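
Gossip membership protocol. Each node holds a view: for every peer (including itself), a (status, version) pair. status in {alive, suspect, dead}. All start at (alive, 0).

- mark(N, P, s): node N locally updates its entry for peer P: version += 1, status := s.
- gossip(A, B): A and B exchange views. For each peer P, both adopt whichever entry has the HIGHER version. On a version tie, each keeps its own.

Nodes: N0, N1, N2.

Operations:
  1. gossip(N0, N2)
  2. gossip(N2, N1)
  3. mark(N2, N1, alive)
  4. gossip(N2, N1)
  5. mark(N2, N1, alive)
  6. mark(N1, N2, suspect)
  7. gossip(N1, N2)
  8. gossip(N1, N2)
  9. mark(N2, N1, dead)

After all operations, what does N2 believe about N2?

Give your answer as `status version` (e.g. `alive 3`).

Op 1: gossip N0<->N2 -> N0.N0=(alive,v0) N0.N1=(alive,v0) N0.N2=(alive,v0) | N2.N0=(alive,v0) N2.N1=(alive,v0) N2.N2=(alive,v0)
Op 2: gossip N2<->N1 -> N2.N0=(alive,v0) N2.N1=(alive,v0) N2.N2=(alive,v0) | N1.N0=(alive,v0) N1.N1=(alive,v0) N1.N2=(alive,v0)
Op 3: N2 marks N1=alive -> (alive,v1)
Op 4: gossip N2<->N1 -> N2.N0=(alive,v0) N2.N1=(alive,v1) N2.N2=(alive,v0) | N1.N0=(alive,v0) N1.N1=(alive,v1) N1.N2=(alive,v0)
Op 5: N2 marks N1=alive -> (alive,v2)
Op 6: N1 marks N2=suspect -> (suspect,v1)
Op 7: gossip N1<->N2 -> N1.N0=(alive,v0) N1.N1=(alive,v2) N1.N2=(suspect,v1) | N2.N0=(alive,v0) N2.N1=(alive,v2) N2.N2=(suspect,v1)
Op 8: gossip N1<->N2 -> N1.N0=(alive,v0) N1.N1=(alive,v2) N1.N2=(suspect,v1) | N2.N0=(alive,v0) N2.N1=(alive,v2) N2.N2=(suspect,v1)
Op 9: N2 marks N1=dead -> (dead,v3)

Answer: suspect 1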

______________________________

# Task requirements
Repeat the entries verbatim through the line with "5. mark(N2, N1, alive)".

# Solution to this task
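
Gossip membership protocol. Each node holds a view: for every peer (including itself), a (status, version) pair. status in {alive, suspect, dead}. All start at (alive, 0).

- mark(N, P, s): node N locally updates its entry for peer P: version += 1, status := s.
- gossip(A, B): A and B exchange views. For each peer P, both adopt whichever entry has the HIGHER version. On a version tie, each keeps its own.

Nodes: N0, N1, N2.

Operations:
  1. gossip(N0, N2)
  2. gossip(N2, N1)
  3. mark(N2, N1, alive)
  4. gossip(N2, N1)
  5. mark(N2, N1, alive)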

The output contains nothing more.